### Work to complete
Each entry needs to be copied exactly, with nothing left out.

----- Data extracts

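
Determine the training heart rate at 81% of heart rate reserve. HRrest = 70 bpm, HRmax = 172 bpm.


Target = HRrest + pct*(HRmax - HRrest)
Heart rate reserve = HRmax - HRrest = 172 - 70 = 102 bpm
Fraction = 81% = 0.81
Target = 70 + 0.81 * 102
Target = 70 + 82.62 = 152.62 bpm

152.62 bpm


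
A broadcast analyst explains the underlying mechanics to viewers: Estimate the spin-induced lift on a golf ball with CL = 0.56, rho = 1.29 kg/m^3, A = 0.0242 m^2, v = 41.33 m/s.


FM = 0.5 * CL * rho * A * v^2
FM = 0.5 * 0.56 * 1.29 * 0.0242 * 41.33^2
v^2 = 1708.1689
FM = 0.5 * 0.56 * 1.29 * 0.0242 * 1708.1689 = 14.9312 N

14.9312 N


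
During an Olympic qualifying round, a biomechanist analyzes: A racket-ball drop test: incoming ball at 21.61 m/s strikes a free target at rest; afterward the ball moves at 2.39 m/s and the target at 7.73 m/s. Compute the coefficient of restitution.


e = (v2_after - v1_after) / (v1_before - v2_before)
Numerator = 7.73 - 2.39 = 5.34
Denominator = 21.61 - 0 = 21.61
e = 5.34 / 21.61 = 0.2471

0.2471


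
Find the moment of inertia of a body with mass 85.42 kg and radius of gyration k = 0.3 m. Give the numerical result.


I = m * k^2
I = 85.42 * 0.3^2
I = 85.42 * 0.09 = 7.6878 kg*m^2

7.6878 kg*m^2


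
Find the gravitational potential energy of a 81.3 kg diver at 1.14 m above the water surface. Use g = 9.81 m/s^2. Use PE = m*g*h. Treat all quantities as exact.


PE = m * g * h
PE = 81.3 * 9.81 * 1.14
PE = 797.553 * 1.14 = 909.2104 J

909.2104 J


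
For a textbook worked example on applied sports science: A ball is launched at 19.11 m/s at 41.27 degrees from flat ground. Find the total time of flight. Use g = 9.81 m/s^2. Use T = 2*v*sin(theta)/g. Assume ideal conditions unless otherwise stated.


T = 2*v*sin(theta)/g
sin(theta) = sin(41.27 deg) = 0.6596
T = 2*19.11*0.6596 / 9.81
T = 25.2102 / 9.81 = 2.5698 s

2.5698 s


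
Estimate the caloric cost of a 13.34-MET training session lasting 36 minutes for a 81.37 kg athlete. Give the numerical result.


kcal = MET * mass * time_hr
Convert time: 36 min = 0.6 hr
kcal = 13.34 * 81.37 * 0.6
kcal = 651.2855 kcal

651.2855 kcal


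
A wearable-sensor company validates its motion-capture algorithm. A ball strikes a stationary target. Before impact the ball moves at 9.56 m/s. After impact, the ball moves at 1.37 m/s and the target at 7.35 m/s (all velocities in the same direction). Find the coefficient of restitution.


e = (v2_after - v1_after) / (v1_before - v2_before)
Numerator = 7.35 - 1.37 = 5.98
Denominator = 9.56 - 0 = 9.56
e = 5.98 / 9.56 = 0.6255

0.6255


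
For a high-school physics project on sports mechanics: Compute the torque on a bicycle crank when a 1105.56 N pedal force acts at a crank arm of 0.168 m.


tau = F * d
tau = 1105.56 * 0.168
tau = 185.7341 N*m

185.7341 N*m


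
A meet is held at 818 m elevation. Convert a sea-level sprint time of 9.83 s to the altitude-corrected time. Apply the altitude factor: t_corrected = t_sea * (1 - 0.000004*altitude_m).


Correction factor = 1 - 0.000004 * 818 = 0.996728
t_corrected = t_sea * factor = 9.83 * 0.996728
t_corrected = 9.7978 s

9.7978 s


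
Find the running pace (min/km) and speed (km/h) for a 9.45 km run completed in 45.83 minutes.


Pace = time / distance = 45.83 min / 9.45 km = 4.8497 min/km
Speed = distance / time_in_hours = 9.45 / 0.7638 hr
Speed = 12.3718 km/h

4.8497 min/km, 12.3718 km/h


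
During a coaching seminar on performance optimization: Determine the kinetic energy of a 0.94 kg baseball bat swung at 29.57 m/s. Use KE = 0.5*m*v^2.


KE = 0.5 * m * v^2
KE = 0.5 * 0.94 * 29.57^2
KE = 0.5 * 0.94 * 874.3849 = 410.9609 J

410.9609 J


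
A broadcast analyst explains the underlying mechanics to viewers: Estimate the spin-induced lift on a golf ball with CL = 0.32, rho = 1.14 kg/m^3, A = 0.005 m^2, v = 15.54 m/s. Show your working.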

----------

### Response box
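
Determine the training heart rate at 81% of heart rate reserve. HRrest = 70 bpm, HRmax = 172 bpm.


Target = HRrest + pct*(HRmax - HRrest)
Heart rate reserve = HRmax - HRrest = 172 - 70 = 102 bpm
Fraction = 81% = 0.81
Target = 70 + 0.81 * 102
Target = 70 + 82.62 = 152.62 bpm

152.62 bpm


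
A broadcast analyst explains the underlying mechanics to viewers: Estimate the spin-induced lift on a golf ball with CL = 0.56, rho = 1.29 kg/m^3, A = 0.0242 m^2, v = 41.33 m/s.


FM = 0.5 * CL * rho * A * v^2
FM = 0.5 * 0.56 * 1.29 * 0.0242 * 41.33^2
v^2 = 1708.1689
FM = 0.5 * 0.56 * 1.29 * 0.0242 * 1708.1689 = 14.9312 N

14.9312 N


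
During an Olympic qualifying round, a biomechanist analyzes: A racket-ball drop test: incoming ball at 21.61 m/s strikes a free target at rest; afterward the ball moves at 2.39 m/s and the target at 7.73 m/s. Compute the coefficient of restitution.


e = (v2_after - v1_after) / (v1_before - v2_before)
Numerator = 7.73 - 2.39 = 5.34
Denominator = 21.61 - 0 = 21.61
e = 5.34 / 21.61 = 0.2471

0.2471


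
Find the moment of inertia of a body with mass 85.42 kg and radius of gyration k = 0.3 m. Give the numerical result.


I = m * k^2
I = 85.42 * 0.3^2
I = 85.42 * 0.09 = 7.6878 kg*m^2

7.6878 kg*m^2


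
Find the gravitational potential energy of a 81.3 kg diver at 1.14 m above the water surface. Use g = 9.81 m/s^2. Use PE = m*g*h. Treat all quantities as exact.


PE = m * g * h
PE = 81.3 * 9.81 * 1.14
PE = 797.553 * 1.14 = 909.2104 J

909.2104 J


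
For a textbook worked example on applied sports science: A ball is launched at 19.11 m/s at 41.27 degrees from flat ground. Find the total time of flight. Use g = 9.81 m/s^2. Use T = 2*v*sin(theta)/g. Assume ideal conditions unless otherwise stated.


T = 2*v*sin(theta)/g
sin(theta) = sin(41.27 deg) = 0.6596
T = 2*19.11*0.6596 / 9.81
T = 25.2102 / 9.81 = 2.5698 s

2.5698 s


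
Estimate the caloric cost of a 13.34-MET training session lasting 36 minutes for a 81.37 kg athlete. Give the numerical result.


kcal = MET * mass * time_hr
Convert time: 36 min = 0.6 hr
kcal = 13.34 * 81.37 * 0.6
kcal = 651.2855 kcal

651.2855 kcal


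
A wearable-sensor company validates its motion-capture algorithm. A ball strikes a stationary target. Before impact the ball moves at 9.56 m/s. After impact, the ball moves at 1.37 m/s and the target at 7.35 m/s (all velocities in the same direction). Find the coefficient of restitution.


e = (v2_after - v1_after) / (v1_before - v2_before)
Numerator = 7.35 - 1.37 = 5.98
Denominator = 9.56 - 0 = 9.56
e = 5.98 / 9.56 = 0.6255

0.6255


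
For a high-school physics project on sports mechanics: Compute the torque on a bicycle crank when a 1105.56 N pedal force acts at a crank arm of 0.168 m.


tau = F * d
tau = 1105.56 * 0.168
tau = 185.7341 N*m

185.7341 N*m


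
A meet is held at 818 m elevation. Convert a sea-level sprint time of 9.83 s to the altitude-corrected time. Apply the altitude factor: t_corrected = t_sea * (1 - 0.000004*altitude_m).


Correction factor = 1 - 0.000004 * 818 = 0.996728
t_corrected = t_sea * factor = 9.83 * 0.996728
t_corrected = 9.7978 s

9.7978 s


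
Find the running pace (min/km) and speed (km/h) for a 9.45 km run completed in 45.83 minutes.


Pace = time / distance = 45.83 min / 9.45 km = 4.8497 min/km
Speed = distance / time_in_hours = 9.45 / 0.7638 hr
Speed = 12.3718 km/h

4.8497 min/km, 12.3718 km/h


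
During a coaching seminar on performance optimization: Determine the kinetic energy of a 0.94 kg baseball bat swung at 29.57 m/s. Use KE = 0.5*m*v^2.


KE = 0.5 * m * v^2
KE = 0.5 * 0.94 * 29.57^2
KE = 0.5 * 0.94 * 874.3849 = 410.9609 J

410.9609 J


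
A broadcast analyst explains the underlying mechanics to viewers: Estimate the spin-induced lift on a golf ball with CL = 0.32, rho = 1.14 kg/m^3, A = 0.005 m^2, v = 15.54 m/s. Show your working.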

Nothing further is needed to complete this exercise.